Please return the lines of the data below, word for word, from the first line through the line containing "Femol: hetirwer".
START Input material
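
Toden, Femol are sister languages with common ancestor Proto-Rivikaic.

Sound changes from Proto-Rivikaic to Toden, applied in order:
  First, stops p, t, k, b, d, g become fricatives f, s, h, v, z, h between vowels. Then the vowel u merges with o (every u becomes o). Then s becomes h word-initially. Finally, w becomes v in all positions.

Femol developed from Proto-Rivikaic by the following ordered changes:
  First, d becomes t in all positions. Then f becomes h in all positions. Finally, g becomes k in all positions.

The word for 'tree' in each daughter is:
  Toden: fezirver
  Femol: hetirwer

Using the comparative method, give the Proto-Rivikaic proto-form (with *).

Position 6: Toden has v, Femol has w. Femol preserves w here (none of its changes turn any other segment into w), so the proto-segment is *w.
Position 3: Toden has z, Femol has t. Taking the neighbouring segments as reconstructed: Toden z could go back to *d or *z; Femol t could go back to *t or *d — the one source consistent with every daughter is *d.
Position 1: Toden has f, Femol has h. Taking the neighbouring segments as reconstructed: Toden f can only go back to *f; Femol h could go back to *f or *h — the one source consistent with every daughter is *f.
Verify the candidate proto-form against each daughter:
Toden: *fedirwer
  fedirwer → fezirwer   [intervocalic lenition]
  fezirwer (rule 2 does not apply)
  fezirwer (rule 3 does not apply)
  fezirwer → fezirver   [unconditioned shift]
  giving Toden fezirver.
Femol: *fedirwer
  fedirwer → fetirwer   [unconditioned shift]
  fetirwer → hetirwer   [unconditioned shift]
  hetirwer (rule 3 does not apply)
  giving Femol hetirwer.
Only *fedirwer yields all of Toden fezirver, Femol hetirwer.

*fedirwer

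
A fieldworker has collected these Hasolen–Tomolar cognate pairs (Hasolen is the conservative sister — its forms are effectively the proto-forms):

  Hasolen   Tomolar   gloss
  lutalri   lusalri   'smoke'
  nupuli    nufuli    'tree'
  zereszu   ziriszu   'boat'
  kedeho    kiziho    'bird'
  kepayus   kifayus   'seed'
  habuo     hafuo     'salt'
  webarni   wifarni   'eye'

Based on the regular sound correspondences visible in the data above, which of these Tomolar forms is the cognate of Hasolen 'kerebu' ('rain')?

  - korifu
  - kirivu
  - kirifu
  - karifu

kirifu

zereszu ~ ziriszu — Hasolen e corresponds to Tomolar i after a consonant, before r.
webarni ~ wifarni — Hasolen e corresponds to Tomolar i after a consonant, before a labial obstruent.
habuo ~ hafuo — Hasolen b corresponds to Tomolar f between vowels (before a back vowel).
Applying these to Hasolen 'kerebu':
  kerebu → kirebu   (e→i after a consonant, before r)
  kirebu → kiribu   (e→i after a consonant, before a labial obstruent)
  kiribu → kirifu   (b→f between vowels (before a back vowel))
So the Tomolar cognate is 'kirifu'.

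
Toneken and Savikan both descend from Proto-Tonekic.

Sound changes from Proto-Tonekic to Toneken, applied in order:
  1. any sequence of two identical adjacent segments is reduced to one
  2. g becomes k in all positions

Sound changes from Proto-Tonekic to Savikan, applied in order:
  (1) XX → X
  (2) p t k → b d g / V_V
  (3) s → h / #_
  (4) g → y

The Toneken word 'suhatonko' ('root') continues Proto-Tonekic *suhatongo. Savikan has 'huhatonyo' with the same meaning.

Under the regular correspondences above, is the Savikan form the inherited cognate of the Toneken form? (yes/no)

no

Derive the expected Savikan reflex of *suhatongo:
Savikan: *suhatongo > suhadongo > huhadongo > huhadonyo  (by intervocalic voicing, debuccalisation, unconditioned shift)
The regular Savikan reflex would be 'huhadonyo', but the attested form is 'huhatonyo'. The correspondence is irregular, so they are not cognates (the Savikan form has a different source).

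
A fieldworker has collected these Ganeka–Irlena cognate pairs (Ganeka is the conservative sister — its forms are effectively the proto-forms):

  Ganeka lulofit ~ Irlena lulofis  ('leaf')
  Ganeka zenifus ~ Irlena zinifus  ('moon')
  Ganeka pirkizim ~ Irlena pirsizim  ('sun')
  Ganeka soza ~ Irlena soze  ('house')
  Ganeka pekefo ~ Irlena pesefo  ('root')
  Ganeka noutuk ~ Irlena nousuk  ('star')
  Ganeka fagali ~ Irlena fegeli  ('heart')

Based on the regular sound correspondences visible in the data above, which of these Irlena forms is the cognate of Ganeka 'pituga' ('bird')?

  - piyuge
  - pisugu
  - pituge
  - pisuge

noutuk ~ nousuk — Ganeka t corresponds to Irlena s between vowels (before a back vowel).
soza ~ soze — Ganeka a corresponds to Irlena e word-finally.
Applying these to Ganeka 'pituga':
  pituga → pisuga   (t→s between vowels (before a back vowel))
  pisuga → pisuge   (a→e word-finally)
So the Irlena cognate is 'pisuge'.

pisuge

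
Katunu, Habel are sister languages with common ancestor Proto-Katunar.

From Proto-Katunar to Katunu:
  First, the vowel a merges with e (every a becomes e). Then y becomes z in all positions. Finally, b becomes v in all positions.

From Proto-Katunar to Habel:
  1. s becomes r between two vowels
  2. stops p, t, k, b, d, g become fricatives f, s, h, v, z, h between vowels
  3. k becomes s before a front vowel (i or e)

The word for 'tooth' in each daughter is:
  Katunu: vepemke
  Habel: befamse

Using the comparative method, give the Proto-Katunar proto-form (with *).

*bepamke

Position 4: Katunu has e, Habel has a. Habel preserves a here (none of its changes turn any other segment into a), so the proto-segment is *a.
Position 1: Katunu has v, Habel has b. Habel preserves b here (none of its changes turn any other segment into b), so the proto-segment is *b.
Verify the candidate proto-form against each daughter:
Katunu: *bepamke > bepemke > vepemke  (by vowel merger, unconditioned shift)
Habel: *bepamke > befamke > befamse  (by intervocalic lenition, palatalisation)
*bepamke is the unique common source.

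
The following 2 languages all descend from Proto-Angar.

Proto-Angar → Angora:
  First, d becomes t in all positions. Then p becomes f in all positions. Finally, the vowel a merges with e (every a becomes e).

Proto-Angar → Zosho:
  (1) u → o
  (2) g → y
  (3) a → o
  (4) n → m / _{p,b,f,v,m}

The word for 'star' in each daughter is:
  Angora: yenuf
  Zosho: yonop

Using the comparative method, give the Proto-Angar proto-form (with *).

Position 2: Angora has e, Zosho has o. Taking the neighbouring segments as reconstructed: Angora e could go back to *a or *e; Zosho o could go back to *a or *o or *u — the one source consistent with every daughter is *a.
Position 5: Angora has f, Zosho has p. Zosho preserves p here (none of its changes turn any other segment into p), so the proto-segment is *p.
Verify the candidate proto-form against each daughter:
Angora: *yanup
  yanup (rule 1 does not apply)
  yanup → yanuf   [unconditioned shift]
  yanuf → yenuf   [vowel merger]
  giving Angora yenuf.
Zosho: *yanup > yanop > yonop  (by vowel merger, vowel merger)
Only *yanup yields all of Angora yenuf, Zosho yonop.

*yanup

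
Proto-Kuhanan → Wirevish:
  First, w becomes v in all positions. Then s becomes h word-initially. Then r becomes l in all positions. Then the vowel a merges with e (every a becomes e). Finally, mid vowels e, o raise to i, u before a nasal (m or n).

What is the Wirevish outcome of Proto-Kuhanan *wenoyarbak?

Wirevish: *wenoyarbak > venoyarbak > venoyalbak > venoyelbek > vinoyelbek  (by unconditioned shift, unconditioned shift, vowel merger, pre-nasal raising)

vinoyelbek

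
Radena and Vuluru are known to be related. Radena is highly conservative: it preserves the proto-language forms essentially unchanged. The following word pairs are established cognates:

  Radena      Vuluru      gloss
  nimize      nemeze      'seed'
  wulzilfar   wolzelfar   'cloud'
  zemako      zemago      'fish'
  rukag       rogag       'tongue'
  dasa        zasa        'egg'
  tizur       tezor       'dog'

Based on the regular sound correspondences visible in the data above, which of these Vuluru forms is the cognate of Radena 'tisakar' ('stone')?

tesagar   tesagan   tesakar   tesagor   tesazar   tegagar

nimize ~ nemeze, wulzilfar ~ wolzelfar — Radena i corresponds to Vuluru e after a consonant, before a consonant other than r, m, n, p, b, f, v.
rukag ~ rogag — Radena k corresponds to Vuluru g between vowels (before a back vowel).
Applying these to Radena 'tisakar':
  tisakar → tesakar   (i→e after a consonant, before a consonant other than r, m, n, p, b, f, v)
  tesakar → tesagar   (k→g between vowels (before a back vowel))
So the Vuluru cognate is 'tesagar'.

tesagar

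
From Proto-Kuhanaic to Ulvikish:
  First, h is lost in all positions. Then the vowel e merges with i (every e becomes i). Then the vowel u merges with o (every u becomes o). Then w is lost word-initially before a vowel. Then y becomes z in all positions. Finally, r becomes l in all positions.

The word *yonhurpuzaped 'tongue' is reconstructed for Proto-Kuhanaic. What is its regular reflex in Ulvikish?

Ulvikish: *yonhurpuzaped > yonurpuzaped > yonurpuzapid > yonorpozapid > zonorpozapid > zonolpozapid  (by h-loss, vowel merger, vowel merger, unconditioned shift, unconditioned shift)

zonolpozapid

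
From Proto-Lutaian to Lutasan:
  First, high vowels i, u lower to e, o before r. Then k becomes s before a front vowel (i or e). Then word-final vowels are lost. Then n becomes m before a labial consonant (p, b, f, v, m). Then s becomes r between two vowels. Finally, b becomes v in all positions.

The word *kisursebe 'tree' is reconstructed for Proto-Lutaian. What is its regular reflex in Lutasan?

Lutasan: *kisursebe > kisorsebe > sisorsebe > sisorseb > sirorseb > sirorsev  (by pre-rhotic lowering, palatalisation, apocope, rhotacism, unconditioned shift)

sirorsev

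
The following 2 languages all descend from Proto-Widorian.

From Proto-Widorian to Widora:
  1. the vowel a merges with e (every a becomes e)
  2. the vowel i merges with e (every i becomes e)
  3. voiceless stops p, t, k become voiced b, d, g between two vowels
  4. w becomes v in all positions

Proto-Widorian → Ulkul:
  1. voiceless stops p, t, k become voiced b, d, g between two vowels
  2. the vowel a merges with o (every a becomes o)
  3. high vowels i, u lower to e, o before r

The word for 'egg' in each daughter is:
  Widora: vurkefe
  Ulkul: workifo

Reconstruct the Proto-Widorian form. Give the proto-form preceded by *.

Position 2: Widora has u, Ulkul has o. Widora preserves u here (none of its changes turn any other segment into u), so the proto-segment is *u.
Position 5: Widora has e, Ulkul has i. Ulkul preserves i here (none of its changes turn any other segment into i), so the proto-segment is *i.
Continuing position by position gives *wurkifa; check it forward:
Widora: *wurkifa > wurkife > wurkefe > vurkefe  (by vowel merger, vowel merger, unconditioned shift)
Ulkul: start from *wurkifa.
  rule 1: no change — wurkifa
  rule 2 (vowel merger): wurkifa → wurkifo
  rule 3 (pre-rhotic lowering): wurkifo → workifo
  ⇒ Ulkul workifo
No other proto-form is consistent with every reflex, so the reconstruction is *wurkifa.

*wurkifa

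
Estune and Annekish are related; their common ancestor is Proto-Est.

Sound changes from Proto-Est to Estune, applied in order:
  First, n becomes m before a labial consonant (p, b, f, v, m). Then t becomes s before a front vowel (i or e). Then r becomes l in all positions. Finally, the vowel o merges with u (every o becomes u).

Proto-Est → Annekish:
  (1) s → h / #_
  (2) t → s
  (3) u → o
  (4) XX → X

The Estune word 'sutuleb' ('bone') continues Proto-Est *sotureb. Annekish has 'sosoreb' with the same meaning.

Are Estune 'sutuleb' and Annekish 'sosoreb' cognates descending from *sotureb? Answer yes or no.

Derive the expected Annekish reflex of *sotureb:
Annekish: *sotureb
  sotureb → hotureb   [debuccalisation]
  hotureb → hosureb   [unconditioned shift]
  hosureb → hosoreb   [vowel merger]
  hosoreb (rule 4 does not apply)
  giving Annekish hosoreb.
The regular Annekish reflex would be 'hosoreb', but the attested form is 'sosoreb'. The correspondence is irregular, so they are not cognates (the Annekish form has a different source).

no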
END Input material
**Task answer:**
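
Toden, Femol are sister languages with common ancestor Proto-Rivikaic.

Sound changes from Proto-Rivikaic to Toden, applied in order:
  First, stops p, t, k, b, d, g become fricatives f, s, h, v, z, h between vowels. Then the vowel u merges with o (every u becomes o). Then s becomes h word-initially. Finally, w becomes v in all positions.

Femol developed from Proto-Rivikaic by the following ordered changes:
  First, d becomes t in all positions. Then f becomes h in all positions. Finally, g becomes k in all positions.

The word for 'tree' in each daughter is:
  Toden: fezirver
  Femol: hetirwer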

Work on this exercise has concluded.